** INPUT DATA follows **

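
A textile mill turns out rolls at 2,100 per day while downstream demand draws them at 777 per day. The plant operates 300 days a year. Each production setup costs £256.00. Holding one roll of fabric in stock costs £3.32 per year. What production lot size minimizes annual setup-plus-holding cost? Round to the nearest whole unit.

Annual demand D = 777 × 300 = 233,100.
Production build-up factor (1 − d/p) = 1 − 777/2,100 = 0.6300.
Q* = √(2DS / (H(1 − d/p))) = √(2 × 233,100 × 256 / (3.32 × 0.6300)).
= √(119,347,200 / 2.0916) ≈ 7553.823.

Q* ≈ 7,554 rolls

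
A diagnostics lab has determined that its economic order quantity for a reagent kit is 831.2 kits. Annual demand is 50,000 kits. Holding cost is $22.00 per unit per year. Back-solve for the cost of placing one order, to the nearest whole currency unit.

S ≈ $152

The basic EOQ model gives Q* = √(2DS/H); rearrange for the unknown.
From Q* = √(2DS/H): S = Q*²H / (2D) = 831.2² × 22 / (2 × 50,000) = 151.9966.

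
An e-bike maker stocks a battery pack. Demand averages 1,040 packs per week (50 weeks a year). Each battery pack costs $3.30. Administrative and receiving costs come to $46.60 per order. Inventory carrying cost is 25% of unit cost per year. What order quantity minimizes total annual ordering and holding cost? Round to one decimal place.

Q* ≈ 2,423.7 packs

Annual demand D = 1,040 × 50 = 52,000.
Holding cost H = 0.25 × $3.30 = $0.8250 per unit per year.
EOQ = √(2DS / H) = √(2 × 52,000 × 46.6 / 0.825).
= √(4,846,400 / 0.825) = √5,874,424.2424 ≈ 2423.721.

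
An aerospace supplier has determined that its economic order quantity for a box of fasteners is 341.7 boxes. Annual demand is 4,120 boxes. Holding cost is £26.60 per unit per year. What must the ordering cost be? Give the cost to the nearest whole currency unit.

S ≈ £377

The basic EOQ model gives Q* = √(2DS/H); rearrange for the unknown.
From Q* = √(2DS/H): S = Q*²H / (2D) = 341.7² × 26.6 / (2 × 4,120) = 376.9158.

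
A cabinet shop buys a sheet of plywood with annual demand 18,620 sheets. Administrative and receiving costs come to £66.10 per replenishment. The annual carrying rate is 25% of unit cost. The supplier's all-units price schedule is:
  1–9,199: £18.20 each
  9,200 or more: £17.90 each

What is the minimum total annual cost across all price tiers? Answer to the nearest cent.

TC* ≈ £342,230.66

Holding cost per unit per year at price C is H = 0.25·C.
Candidates are each tier's EOQ (if it falls in that tier) and each price-break quantity.
EOQ at £18.20 = 735.5 (feasible in tier 1): TC = 18,620×£18.20 + (18,620/735.5)×66.1 + (735.5/2)×0.25×£18.20 = £342,230.66.
EOQ at £17.90 = 741.7 < 9200, so use break Q=9200: TC = 18,620×£17.90 + (18,620/9200.0)×66.1 + (9200.0/2)×0.25×£17.90 = £354,016.78.
Lowest total cost among the candidates is at Q = 735.5.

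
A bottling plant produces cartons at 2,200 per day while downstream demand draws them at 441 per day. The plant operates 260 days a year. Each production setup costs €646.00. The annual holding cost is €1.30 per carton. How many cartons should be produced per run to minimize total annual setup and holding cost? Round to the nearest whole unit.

Q* ≈ 11,938 cartons

Annual demand D = 441 × 260 = 114,660.
Production build-up factor (1 − d/p) = 1 − 441/2,200 = 0.7995.
Q* = √(2DS / (H(1 − d/p))) = √(2 × 114,660 × 646 / (1.3 × 0.7995)).
= √(148,140,720 / 1.0394) ≈ 11938.341.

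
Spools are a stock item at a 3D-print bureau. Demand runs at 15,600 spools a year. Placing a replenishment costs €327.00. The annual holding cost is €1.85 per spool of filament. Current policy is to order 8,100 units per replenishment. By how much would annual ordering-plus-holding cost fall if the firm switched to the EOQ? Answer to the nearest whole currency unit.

EOQ = √(2DS/H) = √(2 × 15,600 × 327 / 1.85) ≈ 2348.36.
Cost at Q* = (D/Q*)S + (Q*/2)H = √(2DSH) ≈ €4,344.47.
Cost at Q = 8,100: (15,600/8,100)×327 + (8,100/2)×1.85 = €629.78 + €7,492.50 = €8,122.28.
Excess = €8,122.28 − €4,344.47 = €3,777.81.

Extra cost ≈ €3,778 per year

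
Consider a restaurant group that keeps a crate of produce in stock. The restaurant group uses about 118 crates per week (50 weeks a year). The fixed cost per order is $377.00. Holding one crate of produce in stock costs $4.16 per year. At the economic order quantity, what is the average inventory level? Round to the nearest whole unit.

Annual demand D = 118 × 50 = 5,900.
EOQ = √(2DS/H) = √(2 × 5,900 × 377 / 4.16) ≈ 1034.11.
Average inventory = Q*/2 ≈ 1034.11 / 2 = 517.053.

Average inventory ≈ 517 crates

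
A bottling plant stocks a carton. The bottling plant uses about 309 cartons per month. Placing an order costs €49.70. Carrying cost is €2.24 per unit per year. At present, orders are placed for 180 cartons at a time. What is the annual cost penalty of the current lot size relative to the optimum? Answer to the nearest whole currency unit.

Extra cost ≈ €317 per year

Annual demand D = 309 × 12 = 3,708.
EOQ = √(2DS/H) = √(2 × 3,708 × 49.7 / 2.24) ≈ 405.64.
Cost at Q* = (D/Q*)S + (Q*/2)H = √(2DSH) ≈ €908.63.
Cost at Q = 180: (3,708/180)×49.7 + (180/2)×2.24 = €1,023.82 + €201.60 = €1,225.42.
Excess = €1,225.42 − €908.63 = €316.79.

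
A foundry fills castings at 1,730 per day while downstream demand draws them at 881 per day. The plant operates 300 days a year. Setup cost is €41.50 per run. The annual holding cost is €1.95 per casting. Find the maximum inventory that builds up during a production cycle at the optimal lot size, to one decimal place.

Annual demand D = 881 × 300 = 264,300.
Production build-up factor (1 − d/p) = 1 − 881/1,730 = 0.4908.
Q* = √(2DS / (H(1 − d/p))) = √(2 × 264,300 × 41.5 / (1.95 × 0.4908)).
= √(21,936,900 / 0.957) ≈ 4787.839.
Maximum inventory = Q*(1 − d/p) = 4787.839 × 0.4908 ≈ 2349.639.

I_max ≈ 2,349.6 castings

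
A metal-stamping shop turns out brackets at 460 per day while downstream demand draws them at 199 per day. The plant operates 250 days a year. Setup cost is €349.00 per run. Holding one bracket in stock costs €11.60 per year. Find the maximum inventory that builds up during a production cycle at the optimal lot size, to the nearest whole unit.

I_max ≈ 1,303 brackets

Annual demand D = 199 × 250 = 49,750.
Production build-up factor (1 − d/p) = 1 − 199/460 = 0.5674.
Q* = √(2DS / (H(1 − d/p))) = √(2 × 49,750 × 349 / (11.6 × 0.5674)).
= √(34,725,500 / 6.5817) ≈ 2296.963.
Maximum inventory = Q*(1 − d/p) = 2296.963 × 0.5674 ≈ 1303.277.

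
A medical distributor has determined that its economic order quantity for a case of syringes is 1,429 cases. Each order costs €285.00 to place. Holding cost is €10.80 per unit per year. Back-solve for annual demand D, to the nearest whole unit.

Invert the EOQ relation Q*² = 2DS/H.
From Q* = √(2DS/H): D = Q*²H / (2S) = 1,429² × 10.8 / (2 × 285) = 38691.303.

D ≈ 38,691 cases per year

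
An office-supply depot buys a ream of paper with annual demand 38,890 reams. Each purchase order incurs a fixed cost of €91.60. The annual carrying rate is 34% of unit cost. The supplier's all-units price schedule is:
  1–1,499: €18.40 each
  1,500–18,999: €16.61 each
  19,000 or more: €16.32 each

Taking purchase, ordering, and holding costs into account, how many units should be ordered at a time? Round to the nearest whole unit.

Holding cost per unit per year at price C is H = 0.34·C.
Candidates are each tier's EOQ (if it falls in that tier) and each price-break quantity.
EOQ at €18.40 = 1067.2 (feasible in tier 1): TC = 38,890×€18.40 + (38,890/1067.2)×91.6 + (1067.2/2)×0.34×€18.40 = €722,252.21.
EOQ at €16.61 = 1123.2 < 1500, so use break Q=1500: TC = 38,890×€16.61 + (38,890/1500.0)×91.6 + (1500.0/2)×0.34×€16.61 = €652,573.33.
EOQ at €16.32 = 1133.1 < 19000, so use break Q=19000: TC = 38,890×€16.32 + (38,890/19000.0)×91.6 + (19000.0/2)×0.34×€16.32 = €687,585.89.
Lowest total cost is €652,573.33 at Q = 1500.0.

Q* ≈ 1,500 reams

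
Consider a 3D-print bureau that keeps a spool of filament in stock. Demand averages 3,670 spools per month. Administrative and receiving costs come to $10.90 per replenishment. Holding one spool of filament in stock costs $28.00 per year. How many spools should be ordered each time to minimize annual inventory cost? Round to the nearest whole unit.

Annual demand D = 3,670 × 12 = 44,040.
EOQ = √(2DS / H) = √(2 × 44,040 × 10.9 / 28).
= √(960,072 / 28) = √34,288.2857 ≈ 185.171.

Q* ≈ 185 spools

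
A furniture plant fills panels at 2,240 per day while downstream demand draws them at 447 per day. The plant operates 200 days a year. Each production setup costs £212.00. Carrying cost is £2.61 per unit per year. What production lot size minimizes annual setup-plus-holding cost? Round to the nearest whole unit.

Q* ≈ 4,260 panels

Annual demand D = 447 × 200 = 89,400.
Production build-up factor (1 − d/p) = 1 − 447/2,240 = 0.8004.
Q* = √(2DS / (H(1 − d/p))) = √(2 × 89,400 × 212 / (2.61 × 0.8004)).
= √(37,905,600 / 2.0892) ≈ 4259.565.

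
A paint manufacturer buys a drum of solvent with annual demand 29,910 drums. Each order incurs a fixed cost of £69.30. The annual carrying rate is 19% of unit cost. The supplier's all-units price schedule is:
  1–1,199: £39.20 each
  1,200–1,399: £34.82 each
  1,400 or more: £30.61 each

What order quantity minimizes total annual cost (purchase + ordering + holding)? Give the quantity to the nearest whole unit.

Holding cost per unit per year at price C is H = 0.19·C.
For each price level, check whether its EOQ is feasible; otherwise the best quantity at that price is the breakpoint.
EOQ at £39.20 = 746.1 (feasible in tier 1): TC = 29,910×£39.20 + (29,910/746.1)×69.3 + (746.1/2)×0.19×£39.20 = £1,178,028.61.
EOQ at £34.82 = 791.6 < 1200, so use break Q=1200: TC = 29,910×£34.82 + (29,910/1200.0)×69.3 + (1200.0/2)×0.19×£34.82 = £1,047,162.98.
EOQ at £30.61 = 844.3 < 1400, so use break Q=1400: TC = 29,910×£30.61 + (29,910/1400.0)×69.3 + (1400.0/2)×0.19×£30.61 = £921,096.78.
Lowest total cost is £921,096.78 at Q = 1400.0.

Q* ≈ 1,400 drums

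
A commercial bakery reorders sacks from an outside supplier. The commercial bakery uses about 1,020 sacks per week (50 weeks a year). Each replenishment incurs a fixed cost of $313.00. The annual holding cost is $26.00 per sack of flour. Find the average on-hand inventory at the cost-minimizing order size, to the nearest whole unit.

Annual demand D = 1,020 × 50 = 51,000.
Q* = √(2DS/H) = √(2 × 51,000 × 313 / 26) ≈ 1108.12.
Average inventory = Q*/2 ≈ 1108.12 / 2 = 554.058.

Average inventory ≈ 554 sacks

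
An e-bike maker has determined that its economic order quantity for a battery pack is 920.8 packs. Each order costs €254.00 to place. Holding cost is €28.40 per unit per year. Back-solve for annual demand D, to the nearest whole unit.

The basic EOQ model gives Q* = √(2DS/H); rearrange for the unknown.
From Q* = √(2DS/H): D = Q*²H / (2S) = 920.8² × 28.4 / (2 × 254) = 47400.754.

D ≈ 47,401 packs per year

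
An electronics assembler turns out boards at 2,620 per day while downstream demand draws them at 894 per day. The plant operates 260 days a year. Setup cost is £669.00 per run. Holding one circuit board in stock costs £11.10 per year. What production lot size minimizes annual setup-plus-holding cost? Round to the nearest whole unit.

Q* ≈ 6,522 boards

Annual demand D = 894 × 260 = 232,440.
Production build-up factor (1 − d/p) = 1 − 894/2,620 = 0.6588.
Q* = √(2DS / (H(1 − d/p))) = √(2 × 232,440 × 669 / (11.1 × 0.6588)).
= √(311,004,720 / 7.3124) ≈ 6521.571.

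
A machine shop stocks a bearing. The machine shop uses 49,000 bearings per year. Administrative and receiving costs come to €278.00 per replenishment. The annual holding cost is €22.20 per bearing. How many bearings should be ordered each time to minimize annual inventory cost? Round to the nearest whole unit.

Q* ≈ 1,108 bearings

EOQ = √(2DS / H) = √(2 × 49,000 × 278 / 22.2).
= √(27,244,000 / 22.2) = √1,227,207.2072 ≈ 1107.794.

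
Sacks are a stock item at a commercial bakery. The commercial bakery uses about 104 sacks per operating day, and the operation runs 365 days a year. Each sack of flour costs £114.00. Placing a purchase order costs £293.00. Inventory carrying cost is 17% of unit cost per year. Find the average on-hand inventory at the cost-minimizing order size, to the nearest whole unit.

Annual demand D = 104 × 365 = 37,960.
Holding cost H = 0.17 × £114.00 = £19.3800 per unit per year.
EOQ = √(2DS/H) = √(2 × 37,960 × 293 / 19.38) ≈ 1071.36.
Average inventory = Q*/2 ≈ 1071.36 / 2 = 535.680.

Average inventory ≈ 536 sacks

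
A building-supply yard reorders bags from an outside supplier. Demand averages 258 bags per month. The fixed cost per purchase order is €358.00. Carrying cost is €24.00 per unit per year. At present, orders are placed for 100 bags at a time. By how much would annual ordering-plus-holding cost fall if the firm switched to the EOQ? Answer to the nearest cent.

Extra cost ≈ €4,989.73 per year

Annual demand D = 258 × 12 = 3,096.
EOQ = √(2DS/H) = √(2 × 3,096 × 358 / 24) ≈ 303.91.
Cost at Q* = (D/Q*)S + (Q*/2)H = √(2DSH) ≈ €7,293.95.
Cost at Q = 100: (3,096/100)×358 + (100/2)×24 = €11,083.68 + €1,200.00 = €12,283.68.
Excess = €12,283.68 − €7,293.95 = €4,989.73.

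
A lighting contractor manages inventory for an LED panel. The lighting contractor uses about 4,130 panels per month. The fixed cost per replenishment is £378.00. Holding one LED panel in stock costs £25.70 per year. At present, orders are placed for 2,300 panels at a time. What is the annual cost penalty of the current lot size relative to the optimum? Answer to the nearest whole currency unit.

Extra cost ≈ £6,669 per year

Annual demand D = 4,130 × 12 = 49,560.
EOQ = √(2DS/H) = √(2 × 49,560 × 378 / 25.7) ≈ 1207.42.
Cost at Q* = (D/Q*)S + (Q*/2)H = √(2DSH) ≈ £31,030.81.
Cost at Q = 2,300: (49,560/2,300)×378 + (2,300/2)×25.7 = £8,145.08 + £29,555.00 = £37,700.08.
Excess = £37,700.08 − £31,030.81 = £6,669.27.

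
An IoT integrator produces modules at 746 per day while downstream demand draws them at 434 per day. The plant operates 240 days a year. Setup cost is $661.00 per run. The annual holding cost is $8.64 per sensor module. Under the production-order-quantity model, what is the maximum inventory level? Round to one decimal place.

I_max ≈ 2,581.8 modules

Annual demand D = 434 × 240 = 104,160.
Production build-up factor (1 − d/p) = 1 − 434/746 = 0.4182.
Q* = √(2DS / (H(1 − d/p))) = √(2 × 104,160 × 661 / (8.64 × 0.4182)).
= √(137,699,520 / 3.6135) ≈ 6173.074.
Maximum inventory = Q*(1 − d/p) = 6173.074 × 0.4182 ≈ 2581.768.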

** End of INPUT DATA **

* _PROBLEM_: Looking at the records above, tally the lines holding "buys" and reply with that number only.

* _TASK RESULT_: 3